-- Opening Marker --
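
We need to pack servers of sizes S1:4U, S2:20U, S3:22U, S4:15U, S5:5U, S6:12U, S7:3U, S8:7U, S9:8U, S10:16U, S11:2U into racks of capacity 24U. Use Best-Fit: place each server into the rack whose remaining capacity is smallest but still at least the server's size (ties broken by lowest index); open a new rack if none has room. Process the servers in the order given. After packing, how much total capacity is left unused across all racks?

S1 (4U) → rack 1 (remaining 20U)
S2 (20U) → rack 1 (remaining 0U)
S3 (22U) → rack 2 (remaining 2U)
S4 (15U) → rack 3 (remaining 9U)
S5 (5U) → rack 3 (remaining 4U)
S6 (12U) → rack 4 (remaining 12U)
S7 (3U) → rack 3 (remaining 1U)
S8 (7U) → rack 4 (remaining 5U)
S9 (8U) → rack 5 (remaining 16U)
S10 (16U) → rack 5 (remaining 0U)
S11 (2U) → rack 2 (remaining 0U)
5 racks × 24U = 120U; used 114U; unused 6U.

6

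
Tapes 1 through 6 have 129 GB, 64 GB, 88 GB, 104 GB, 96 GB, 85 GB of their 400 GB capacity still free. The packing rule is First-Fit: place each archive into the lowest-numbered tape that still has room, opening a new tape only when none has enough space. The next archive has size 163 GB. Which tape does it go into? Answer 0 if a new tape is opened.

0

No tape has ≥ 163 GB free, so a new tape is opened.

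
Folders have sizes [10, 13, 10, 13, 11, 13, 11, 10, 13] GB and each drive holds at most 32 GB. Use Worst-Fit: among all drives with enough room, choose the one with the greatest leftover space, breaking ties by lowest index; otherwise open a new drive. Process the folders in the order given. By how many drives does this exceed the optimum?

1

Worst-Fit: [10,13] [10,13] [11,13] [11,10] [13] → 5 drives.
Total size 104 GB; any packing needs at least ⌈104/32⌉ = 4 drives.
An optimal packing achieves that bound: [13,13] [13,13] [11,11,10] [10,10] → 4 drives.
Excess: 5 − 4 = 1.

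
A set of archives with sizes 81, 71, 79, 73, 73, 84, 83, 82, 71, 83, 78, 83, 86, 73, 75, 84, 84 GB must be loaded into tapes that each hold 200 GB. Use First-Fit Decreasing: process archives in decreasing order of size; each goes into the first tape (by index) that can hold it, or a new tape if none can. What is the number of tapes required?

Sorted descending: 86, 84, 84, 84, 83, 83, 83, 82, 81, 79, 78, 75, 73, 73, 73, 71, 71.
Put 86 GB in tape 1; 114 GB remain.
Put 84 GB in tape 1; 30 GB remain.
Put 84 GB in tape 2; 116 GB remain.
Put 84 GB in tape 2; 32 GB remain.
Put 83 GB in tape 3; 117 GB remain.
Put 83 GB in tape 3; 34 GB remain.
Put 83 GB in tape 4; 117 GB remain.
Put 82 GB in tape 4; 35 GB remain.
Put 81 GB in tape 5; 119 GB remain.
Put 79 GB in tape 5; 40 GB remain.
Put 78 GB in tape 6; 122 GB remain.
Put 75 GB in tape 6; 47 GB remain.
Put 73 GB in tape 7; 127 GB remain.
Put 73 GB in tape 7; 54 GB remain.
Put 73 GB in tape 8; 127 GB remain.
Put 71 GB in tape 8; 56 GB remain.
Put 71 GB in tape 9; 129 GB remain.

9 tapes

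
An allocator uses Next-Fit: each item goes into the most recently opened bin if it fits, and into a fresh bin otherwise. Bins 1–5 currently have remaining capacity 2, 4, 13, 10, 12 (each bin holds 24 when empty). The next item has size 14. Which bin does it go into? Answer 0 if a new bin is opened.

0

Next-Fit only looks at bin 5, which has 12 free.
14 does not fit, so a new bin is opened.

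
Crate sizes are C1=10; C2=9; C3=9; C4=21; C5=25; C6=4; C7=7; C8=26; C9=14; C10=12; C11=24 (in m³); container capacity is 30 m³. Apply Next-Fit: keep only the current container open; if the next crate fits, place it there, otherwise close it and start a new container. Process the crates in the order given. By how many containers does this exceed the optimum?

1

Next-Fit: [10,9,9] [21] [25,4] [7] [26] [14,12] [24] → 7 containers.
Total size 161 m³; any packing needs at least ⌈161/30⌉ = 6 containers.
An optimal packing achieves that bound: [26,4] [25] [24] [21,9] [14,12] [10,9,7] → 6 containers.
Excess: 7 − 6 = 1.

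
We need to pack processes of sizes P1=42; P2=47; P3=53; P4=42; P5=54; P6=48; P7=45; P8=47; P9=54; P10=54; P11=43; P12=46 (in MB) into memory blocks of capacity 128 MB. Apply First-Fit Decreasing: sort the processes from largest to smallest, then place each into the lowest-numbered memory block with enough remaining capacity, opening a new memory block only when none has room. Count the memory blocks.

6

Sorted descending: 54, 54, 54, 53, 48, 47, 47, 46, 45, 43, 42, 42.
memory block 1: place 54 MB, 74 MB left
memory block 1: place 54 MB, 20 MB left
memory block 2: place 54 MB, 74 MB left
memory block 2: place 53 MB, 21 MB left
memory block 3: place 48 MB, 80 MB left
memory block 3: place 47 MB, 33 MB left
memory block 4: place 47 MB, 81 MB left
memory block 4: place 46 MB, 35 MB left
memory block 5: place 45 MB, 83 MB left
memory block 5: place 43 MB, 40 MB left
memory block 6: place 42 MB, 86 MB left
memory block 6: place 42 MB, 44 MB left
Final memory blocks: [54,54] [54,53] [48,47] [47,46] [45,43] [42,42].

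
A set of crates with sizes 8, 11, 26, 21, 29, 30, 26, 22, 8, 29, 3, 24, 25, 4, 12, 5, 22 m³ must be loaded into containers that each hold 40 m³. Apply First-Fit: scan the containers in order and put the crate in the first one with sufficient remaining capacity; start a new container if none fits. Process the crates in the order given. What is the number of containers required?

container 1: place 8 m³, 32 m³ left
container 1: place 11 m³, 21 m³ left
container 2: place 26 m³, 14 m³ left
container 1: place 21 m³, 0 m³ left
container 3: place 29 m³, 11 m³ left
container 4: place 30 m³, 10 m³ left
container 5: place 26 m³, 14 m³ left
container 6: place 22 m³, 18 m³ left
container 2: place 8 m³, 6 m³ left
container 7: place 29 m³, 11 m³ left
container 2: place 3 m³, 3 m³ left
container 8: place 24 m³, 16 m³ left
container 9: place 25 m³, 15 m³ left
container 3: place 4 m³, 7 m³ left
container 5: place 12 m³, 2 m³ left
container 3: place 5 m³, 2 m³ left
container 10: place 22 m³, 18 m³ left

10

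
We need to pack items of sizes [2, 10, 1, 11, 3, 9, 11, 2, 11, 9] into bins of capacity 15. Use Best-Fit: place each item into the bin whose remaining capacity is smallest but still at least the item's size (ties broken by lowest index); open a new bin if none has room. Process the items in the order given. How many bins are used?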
-- Closing Marker --
-- Opening Marker --
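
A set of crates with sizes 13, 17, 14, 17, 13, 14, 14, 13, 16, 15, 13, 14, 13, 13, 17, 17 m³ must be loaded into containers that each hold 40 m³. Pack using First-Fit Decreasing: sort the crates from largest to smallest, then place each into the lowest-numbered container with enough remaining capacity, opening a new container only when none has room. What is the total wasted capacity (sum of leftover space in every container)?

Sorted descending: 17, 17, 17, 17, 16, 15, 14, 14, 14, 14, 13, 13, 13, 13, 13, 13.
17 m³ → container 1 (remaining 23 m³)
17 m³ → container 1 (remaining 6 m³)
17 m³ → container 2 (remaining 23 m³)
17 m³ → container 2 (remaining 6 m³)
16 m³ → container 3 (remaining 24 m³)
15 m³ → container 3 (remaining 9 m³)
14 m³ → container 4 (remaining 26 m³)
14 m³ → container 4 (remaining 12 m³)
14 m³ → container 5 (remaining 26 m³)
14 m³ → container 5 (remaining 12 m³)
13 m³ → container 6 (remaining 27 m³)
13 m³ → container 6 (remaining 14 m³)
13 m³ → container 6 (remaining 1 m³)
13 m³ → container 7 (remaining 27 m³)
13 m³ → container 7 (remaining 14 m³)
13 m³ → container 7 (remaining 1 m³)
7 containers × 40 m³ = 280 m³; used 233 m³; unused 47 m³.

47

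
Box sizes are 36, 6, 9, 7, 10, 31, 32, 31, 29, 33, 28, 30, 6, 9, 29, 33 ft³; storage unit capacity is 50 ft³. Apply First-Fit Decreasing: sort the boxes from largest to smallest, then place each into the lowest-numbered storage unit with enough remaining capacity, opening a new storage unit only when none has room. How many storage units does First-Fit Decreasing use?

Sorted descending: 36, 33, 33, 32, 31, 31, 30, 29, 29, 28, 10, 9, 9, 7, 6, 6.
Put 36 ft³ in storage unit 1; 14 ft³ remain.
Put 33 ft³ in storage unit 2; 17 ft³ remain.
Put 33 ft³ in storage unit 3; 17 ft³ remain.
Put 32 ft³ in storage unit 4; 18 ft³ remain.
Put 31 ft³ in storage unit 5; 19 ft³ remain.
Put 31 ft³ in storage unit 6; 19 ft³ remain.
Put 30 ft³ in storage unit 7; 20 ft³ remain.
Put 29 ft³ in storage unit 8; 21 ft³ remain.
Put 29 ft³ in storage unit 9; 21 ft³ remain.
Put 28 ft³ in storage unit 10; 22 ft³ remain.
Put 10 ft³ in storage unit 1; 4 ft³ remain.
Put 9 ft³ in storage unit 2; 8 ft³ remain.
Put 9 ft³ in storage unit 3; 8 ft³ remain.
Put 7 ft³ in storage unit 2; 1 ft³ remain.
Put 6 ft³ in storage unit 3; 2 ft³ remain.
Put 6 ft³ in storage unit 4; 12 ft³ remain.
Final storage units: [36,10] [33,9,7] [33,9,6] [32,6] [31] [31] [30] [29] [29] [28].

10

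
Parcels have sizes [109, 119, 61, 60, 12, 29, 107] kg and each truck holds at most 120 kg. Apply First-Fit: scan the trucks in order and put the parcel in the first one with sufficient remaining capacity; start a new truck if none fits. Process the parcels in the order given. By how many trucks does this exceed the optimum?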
-- Closing Marker --
-- Opening Marker --
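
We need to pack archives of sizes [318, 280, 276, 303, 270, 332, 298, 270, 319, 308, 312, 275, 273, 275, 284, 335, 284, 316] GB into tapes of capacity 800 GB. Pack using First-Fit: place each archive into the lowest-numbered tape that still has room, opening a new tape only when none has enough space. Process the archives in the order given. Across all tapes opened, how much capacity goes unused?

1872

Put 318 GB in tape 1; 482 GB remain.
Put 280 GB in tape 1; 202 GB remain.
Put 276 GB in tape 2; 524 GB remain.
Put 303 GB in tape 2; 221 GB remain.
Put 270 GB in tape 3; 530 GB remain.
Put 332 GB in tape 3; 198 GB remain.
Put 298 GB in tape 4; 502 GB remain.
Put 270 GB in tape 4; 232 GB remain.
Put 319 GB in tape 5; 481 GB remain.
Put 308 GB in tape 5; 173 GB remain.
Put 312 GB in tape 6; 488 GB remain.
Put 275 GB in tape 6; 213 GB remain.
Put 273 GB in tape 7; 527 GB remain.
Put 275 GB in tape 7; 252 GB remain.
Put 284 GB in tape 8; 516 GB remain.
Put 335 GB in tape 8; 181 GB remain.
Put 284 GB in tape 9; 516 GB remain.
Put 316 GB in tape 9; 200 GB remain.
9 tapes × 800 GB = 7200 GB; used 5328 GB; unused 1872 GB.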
-- Closing Marker --
From the line holding "of containers required?" to the line holding "We need to pack items", inclusive, restate each line above exactly as written.

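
A set of crates with sizes 8, 11, 26, 21, 29, 30, 26, 22, 8, 29, 3, 24, 25, 4, 12, 5, 22 m³ must be loaded into containers that each hold 40 m³. Apply First-Fit: scan the containers in order and put the crate in the first one with sufficient remaining capacity; start a new container if none fits. Process the crates in the order given. What is the number of containers required?

container 1: place 8 m³, 32 m³ left
container 1: place 11 m³, 21 m³ left
container 2: place 26 m³, 14 m³ left
container 1: place 21 m³, 0 m³ left
container 3: place 29 m³, 11 m³ left
container 4: place 30 m³, 10 m³ left
container 5: place 26 m³, 14 m³ left
container 6: place 22 m³, 18 m³ left
container 2: place 8 m³, 6 m³ left
container 7: place 29 m³, 11 m³ left
container 2: place 3 m³, 3 m³ left
container 8: place 24 m³, 16 m³ left
container 9: place 25 m³, 15 m³ left
container 3: place 4 m³, 7 m³ left
container 5: place 12 m³, 2 m³ left
container 3: place 5 m³, 2 m³ left
container 10: place 22 m³, 18 m³ left

10

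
We need to pack items of sizes [2, 10, 1, 11, 3, 9, 11, 2, 11, 9] into bins of capacity 15. Use Best-Fit: place each item into the bin whose remaining capacity is smallest but still at least the item's size (ties broken by lowest index); open a new bin if none has room. Process the items in the order given. How many bins are used?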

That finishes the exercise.